▶ **Directions for this task**: Reproduce each record in the listing below exactly as written.

▶ **Records shown**:
________________________
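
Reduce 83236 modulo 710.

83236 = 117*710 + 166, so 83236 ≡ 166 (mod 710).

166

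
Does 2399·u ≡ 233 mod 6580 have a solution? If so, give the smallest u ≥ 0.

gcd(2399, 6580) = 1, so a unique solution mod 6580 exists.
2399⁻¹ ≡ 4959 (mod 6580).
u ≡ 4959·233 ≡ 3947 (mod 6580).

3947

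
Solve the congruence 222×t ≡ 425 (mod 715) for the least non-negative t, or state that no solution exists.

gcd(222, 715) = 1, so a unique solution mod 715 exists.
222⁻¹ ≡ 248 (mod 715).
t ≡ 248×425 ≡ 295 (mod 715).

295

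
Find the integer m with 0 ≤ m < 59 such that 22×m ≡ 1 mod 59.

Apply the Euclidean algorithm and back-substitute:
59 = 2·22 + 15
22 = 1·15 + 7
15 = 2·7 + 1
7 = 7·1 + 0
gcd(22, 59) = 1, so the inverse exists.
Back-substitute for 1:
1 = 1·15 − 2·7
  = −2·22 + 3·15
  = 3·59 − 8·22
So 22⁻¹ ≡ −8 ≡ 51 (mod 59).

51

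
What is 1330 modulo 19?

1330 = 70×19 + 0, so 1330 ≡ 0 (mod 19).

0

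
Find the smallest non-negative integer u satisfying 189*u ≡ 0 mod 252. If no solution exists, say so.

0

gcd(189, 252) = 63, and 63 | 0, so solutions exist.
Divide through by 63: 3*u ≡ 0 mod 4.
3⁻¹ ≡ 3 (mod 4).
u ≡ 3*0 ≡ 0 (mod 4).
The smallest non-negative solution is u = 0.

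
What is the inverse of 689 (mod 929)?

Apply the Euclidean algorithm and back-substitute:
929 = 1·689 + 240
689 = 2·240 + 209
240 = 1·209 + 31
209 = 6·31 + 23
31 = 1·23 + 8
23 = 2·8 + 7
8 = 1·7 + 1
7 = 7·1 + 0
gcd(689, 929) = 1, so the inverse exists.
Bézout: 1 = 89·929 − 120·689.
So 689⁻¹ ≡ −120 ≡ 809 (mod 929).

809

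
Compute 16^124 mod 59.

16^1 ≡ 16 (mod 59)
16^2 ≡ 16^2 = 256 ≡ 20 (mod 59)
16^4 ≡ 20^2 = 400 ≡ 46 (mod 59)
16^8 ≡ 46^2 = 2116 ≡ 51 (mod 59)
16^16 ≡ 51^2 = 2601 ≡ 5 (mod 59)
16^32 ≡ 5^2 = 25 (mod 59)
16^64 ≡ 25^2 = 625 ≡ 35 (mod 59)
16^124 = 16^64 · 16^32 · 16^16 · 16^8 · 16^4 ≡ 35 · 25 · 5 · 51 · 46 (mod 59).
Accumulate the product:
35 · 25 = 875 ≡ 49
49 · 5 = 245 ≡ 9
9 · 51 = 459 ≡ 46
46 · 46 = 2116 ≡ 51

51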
________________________
▶ **Solution below**:
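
Reduce 83236 modulo 710.

83236 = 117*710 + 166, so 83236 ≡ 166 (mod 710).

166

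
Does 2399·u ≡ 233 mod 6580 have a solution? If so, give the smallest u ≥ 0.

gcd(2399, 6580) = 1, so a unique solution mod 6580 exists.
2399⁻¹ ≡ 4959 (mod 6580).
u ≡ 4959·233 ≡ 3947 (mod 6580).

3947

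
Solve the congruence 222×t ≡ 425 (mod 715) for the least non-negative t, or state that no solution exists.

gcd(222, 715) = 1, so a unique solution mod 715 exists.
222⁻¹ ≡ 248 (mod 715).
t ≡ 248×425 ≡ 295 (mod 715).

295

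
Find the integer m with 0 ≤ m < 59 such that 22×m ≡ 1 mod 59.

Apply the Euclidean algorithm and back-substitute:
59 = 2·22 + 15
22 = 1·15 + 7
15 = 2·7 + 1
7 = 7·1 + 0
gcd(22, 59) = 1, so the inverse exists.
Back-substitute for 1:
1 = 1·15 − 2·7
  = −2·22 + 3·15
  = 3·59 − 8·22
So 22⁻¹ ≡ −8 ≡ 51 (mod 59).

51

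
What is 1330 modulo 19?

1330 = 70×19 + 0, so 1330 ≡ 0 (mod 19).

0

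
Find the smallest non-negative integer u satisfying 189*u ≡ 0 mod 252. If no solution exists, say so.

0

gcd(189, 252) = 63, and 63 | 0, so solutions exist.
Divide through by 63: 3*u ≡ 0 mod 4.
3⁻¹ ≡ 3 (mod 4).
u ≡ 3*0 ≡ 0 (mod 4).
The smallest non-negative solution is u = 0.

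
What is the inverse of 689 (mod 929)?

Apply the Euclidean algorithm and back-substitute:
929 = 1·689 + 240
689 = 2·240 + 209
240 = 1·209 + 31
209 = 6·31 + 23
31 = 1·23 + 8
23 = 2·8 + 7
8 = 1·7 + 1
7 = 7·1 + 0
gcd(689, 929) = 1, so the inverse exists.
Bézout: 1 = 89·929 − 120·689.
So 689⁻¹ ≡ −120 ≡ 809 (mod 929).

809

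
Compute 16^124 mod 59.

16^1 ≡ 16 (mod 59)
16^2 ≡ 16^2 = 256 ≡ 20 (mod 59)
16^4 ≡ 20^2 = 400 ≡ 46 (mod 59)
16^8 ≡ 46^2 = 2116 ≡ 51 (mod 59)
16^16 ≡ 51^2 = 2601 ≡ 5 (mod 59)
16^32 ≡ 5^2 = 25 (mod 59)
16^64 ≡ 25^2 = 625 ≡ 35 (mod 59)
16^124 = 16^64 · 16^32 · 16^16 · 16^8 · 16^4 ≡ 35 · 25 · 5 · 51 · 46 (mod 59).
Accumulate the product:
35 · 25 = 875 ≡ 49
49 · 5 = 245 ≡ 9
9 · 51 = 459 ≡ 46
46 · 46 = 2116 ≡ 51

51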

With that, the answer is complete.